━━ Available records ━━

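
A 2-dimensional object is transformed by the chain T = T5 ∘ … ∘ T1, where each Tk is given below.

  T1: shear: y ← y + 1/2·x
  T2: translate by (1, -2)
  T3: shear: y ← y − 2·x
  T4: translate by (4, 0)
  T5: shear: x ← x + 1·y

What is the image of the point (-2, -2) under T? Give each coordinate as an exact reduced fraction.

T1 shear: y ← y + 1/2·x: (-2, -2) → (-2, -3)
T2 translate by (1, -2): (-2, -3) → (-1, -5)
T3 shear: y ← y − 2·x: (-1, -5) → (-1, -3)
T4 translate by (4, 0): (-1, -3) → (3, -3)
T5 shear: x ← x + 1·y: (3, -3) → (0, -3)

T(p) = (0, -3)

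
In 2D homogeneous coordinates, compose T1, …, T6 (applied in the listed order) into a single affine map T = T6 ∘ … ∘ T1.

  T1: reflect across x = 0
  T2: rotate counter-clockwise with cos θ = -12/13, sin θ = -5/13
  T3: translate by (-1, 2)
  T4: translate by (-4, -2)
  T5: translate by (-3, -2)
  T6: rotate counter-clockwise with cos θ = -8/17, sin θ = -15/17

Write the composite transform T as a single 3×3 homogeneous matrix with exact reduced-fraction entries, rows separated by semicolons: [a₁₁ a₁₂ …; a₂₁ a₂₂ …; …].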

━━━

Exactly the lines from the one containing "T3: translate by (-1, 2)" through the end of the records should be reproduced, and no others.

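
  T3: translate by (-1, 2)
  T4: translate by (-4, -2)
  T5: translate by (-3, -2)
  T6: rotate counter-clockwise with cos θ = -8/17, sin θ = -15/17

Write the composite transform T as a single 3×3 homogeneous matrix with exact reduced-fraction entries, rows separated by semicolons: [a₁₁ a₁₂ …; a₂₁ a₂₂ …; …].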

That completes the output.